*** Material provided Section Begins ***

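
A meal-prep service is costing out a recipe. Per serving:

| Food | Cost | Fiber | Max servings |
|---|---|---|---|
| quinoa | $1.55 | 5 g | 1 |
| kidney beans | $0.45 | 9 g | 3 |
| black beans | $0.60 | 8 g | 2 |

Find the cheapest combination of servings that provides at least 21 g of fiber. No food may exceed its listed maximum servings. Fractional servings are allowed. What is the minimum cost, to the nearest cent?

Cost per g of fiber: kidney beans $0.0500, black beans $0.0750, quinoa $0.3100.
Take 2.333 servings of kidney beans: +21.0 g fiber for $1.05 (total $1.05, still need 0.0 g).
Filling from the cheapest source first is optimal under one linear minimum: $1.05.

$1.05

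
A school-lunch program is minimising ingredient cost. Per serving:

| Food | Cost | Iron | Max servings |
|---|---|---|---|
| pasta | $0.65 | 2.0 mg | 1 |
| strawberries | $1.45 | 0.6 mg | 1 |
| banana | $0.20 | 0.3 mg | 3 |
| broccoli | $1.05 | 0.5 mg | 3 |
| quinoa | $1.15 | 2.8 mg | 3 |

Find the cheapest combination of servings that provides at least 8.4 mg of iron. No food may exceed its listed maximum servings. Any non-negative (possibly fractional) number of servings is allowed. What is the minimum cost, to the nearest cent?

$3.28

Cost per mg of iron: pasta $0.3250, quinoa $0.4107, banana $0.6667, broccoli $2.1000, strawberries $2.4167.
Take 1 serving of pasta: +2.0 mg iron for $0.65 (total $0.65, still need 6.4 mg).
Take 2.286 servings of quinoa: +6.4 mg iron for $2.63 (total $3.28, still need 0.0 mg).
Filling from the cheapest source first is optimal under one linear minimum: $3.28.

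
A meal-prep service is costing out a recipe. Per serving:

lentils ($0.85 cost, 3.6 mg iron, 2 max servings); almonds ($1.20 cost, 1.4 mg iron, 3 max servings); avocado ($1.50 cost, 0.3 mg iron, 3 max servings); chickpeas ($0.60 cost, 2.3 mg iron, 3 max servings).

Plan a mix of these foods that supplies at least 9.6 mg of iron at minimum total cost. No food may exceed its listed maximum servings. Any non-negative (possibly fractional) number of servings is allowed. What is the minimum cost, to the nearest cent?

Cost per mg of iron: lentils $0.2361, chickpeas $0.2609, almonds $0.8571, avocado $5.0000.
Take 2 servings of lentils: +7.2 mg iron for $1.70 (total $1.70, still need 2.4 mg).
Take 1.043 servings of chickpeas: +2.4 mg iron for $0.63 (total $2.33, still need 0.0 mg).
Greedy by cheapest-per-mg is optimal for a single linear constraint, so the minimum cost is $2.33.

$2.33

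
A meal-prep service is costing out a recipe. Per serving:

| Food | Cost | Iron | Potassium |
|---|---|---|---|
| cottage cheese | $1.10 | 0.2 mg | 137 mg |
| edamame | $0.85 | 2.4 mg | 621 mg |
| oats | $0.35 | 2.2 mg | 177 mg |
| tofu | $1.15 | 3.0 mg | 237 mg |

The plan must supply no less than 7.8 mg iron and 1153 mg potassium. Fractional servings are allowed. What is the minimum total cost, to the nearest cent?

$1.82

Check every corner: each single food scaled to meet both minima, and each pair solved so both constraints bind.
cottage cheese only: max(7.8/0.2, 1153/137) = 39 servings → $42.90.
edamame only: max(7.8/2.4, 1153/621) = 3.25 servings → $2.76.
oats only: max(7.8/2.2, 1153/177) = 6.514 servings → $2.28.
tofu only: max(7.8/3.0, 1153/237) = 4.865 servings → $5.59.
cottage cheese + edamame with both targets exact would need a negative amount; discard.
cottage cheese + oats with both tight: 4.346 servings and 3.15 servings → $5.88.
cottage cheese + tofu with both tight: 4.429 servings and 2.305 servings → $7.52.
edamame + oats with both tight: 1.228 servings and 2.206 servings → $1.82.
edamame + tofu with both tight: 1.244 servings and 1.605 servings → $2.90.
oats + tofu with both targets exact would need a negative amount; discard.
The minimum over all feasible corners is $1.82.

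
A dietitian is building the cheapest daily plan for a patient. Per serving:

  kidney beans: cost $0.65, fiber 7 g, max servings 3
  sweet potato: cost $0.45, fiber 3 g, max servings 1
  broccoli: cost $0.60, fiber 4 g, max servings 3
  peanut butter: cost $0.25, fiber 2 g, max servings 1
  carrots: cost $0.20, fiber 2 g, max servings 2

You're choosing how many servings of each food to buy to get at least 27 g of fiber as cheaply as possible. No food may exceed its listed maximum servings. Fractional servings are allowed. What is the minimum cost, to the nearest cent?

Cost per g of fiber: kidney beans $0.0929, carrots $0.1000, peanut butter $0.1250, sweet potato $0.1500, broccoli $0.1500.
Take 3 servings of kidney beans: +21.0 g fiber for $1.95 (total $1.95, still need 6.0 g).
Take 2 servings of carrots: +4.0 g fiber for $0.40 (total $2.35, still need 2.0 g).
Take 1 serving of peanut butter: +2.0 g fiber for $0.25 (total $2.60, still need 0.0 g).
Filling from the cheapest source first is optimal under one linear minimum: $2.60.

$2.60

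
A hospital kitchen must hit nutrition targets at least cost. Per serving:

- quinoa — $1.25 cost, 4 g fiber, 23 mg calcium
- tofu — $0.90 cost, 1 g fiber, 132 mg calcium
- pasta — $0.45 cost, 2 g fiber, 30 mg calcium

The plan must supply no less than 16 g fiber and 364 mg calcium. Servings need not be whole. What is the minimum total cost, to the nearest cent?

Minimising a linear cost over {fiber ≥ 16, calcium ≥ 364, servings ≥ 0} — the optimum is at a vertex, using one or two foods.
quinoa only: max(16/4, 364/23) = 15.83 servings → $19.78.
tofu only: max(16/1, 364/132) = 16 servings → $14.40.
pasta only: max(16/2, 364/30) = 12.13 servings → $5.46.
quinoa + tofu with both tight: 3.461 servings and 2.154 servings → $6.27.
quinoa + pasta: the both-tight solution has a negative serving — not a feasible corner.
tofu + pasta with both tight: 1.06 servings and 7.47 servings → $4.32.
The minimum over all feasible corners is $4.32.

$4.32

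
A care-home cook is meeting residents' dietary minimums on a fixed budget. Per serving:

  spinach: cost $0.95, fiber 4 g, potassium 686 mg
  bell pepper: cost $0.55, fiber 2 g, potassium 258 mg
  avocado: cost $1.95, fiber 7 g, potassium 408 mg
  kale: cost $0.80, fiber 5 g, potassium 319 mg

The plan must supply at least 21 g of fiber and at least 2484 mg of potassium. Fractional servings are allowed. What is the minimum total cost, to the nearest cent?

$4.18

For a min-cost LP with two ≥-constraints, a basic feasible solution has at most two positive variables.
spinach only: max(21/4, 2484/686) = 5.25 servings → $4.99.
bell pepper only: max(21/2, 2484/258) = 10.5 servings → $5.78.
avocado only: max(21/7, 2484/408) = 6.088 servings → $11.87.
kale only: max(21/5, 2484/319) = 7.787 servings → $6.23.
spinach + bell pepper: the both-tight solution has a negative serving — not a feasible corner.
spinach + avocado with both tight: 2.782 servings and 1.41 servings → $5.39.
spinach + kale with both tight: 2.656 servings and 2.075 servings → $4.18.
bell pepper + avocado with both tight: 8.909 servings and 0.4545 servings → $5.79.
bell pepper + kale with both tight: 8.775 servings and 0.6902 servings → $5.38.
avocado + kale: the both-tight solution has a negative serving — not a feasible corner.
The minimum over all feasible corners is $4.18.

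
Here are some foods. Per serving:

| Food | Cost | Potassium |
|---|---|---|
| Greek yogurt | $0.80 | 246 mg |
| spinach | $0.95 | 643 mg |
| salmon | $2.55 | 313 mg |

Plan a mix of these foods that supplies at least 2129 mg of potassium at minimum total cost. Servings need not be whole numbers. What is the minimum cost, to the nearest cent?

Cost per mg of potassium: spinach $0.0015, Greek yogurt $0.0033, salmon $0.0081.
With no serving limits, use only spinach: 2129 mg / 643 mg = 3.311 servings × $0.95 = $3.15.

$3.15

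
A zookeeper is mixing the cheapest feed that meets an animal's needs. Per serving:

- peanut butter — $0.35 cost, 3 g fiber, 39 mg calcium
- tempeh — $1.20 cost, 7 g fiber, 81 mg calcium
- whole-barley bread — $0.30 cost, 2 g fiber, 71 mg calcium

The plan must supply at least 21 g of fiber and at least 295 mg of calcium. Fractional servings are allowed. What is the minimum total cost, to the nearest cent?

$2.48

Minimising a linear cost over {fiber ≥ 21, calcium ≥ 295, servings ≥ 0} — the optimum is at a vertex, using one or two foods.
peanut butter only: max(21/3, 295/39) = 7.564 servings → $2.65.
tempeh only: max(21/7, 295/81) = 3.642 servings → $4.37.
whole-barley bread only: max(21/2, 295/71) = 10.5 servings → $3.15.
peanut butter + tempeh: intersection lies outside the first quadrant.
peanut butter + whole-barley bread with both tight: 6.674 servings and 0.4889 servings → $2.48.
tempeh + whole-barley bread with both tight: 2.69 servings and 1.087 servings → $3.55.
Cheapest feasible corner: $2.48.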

*** Material provided Section Ends ***

**What you need to do**
What you give back should be exactly the lines of the data above from the line with "Iron | Max servings |" through the line with "2.8 mg | 3 |", both of those included, and nothing more.

**Worked solution**
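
| Food | Cost | Iron | Max servings |
|---|---|---|---|
| pasta | $0.65 | 2.0 mg | 1 |
| strawberries | $1.45 | 0.6 mg | 1 |
| banana | $0.20 | 0.3 mg | 3 |
| broccoli | $1.05 | 0.5 mg | 3 |
| quinoa | $1.15 | 2.8 mg | 3 |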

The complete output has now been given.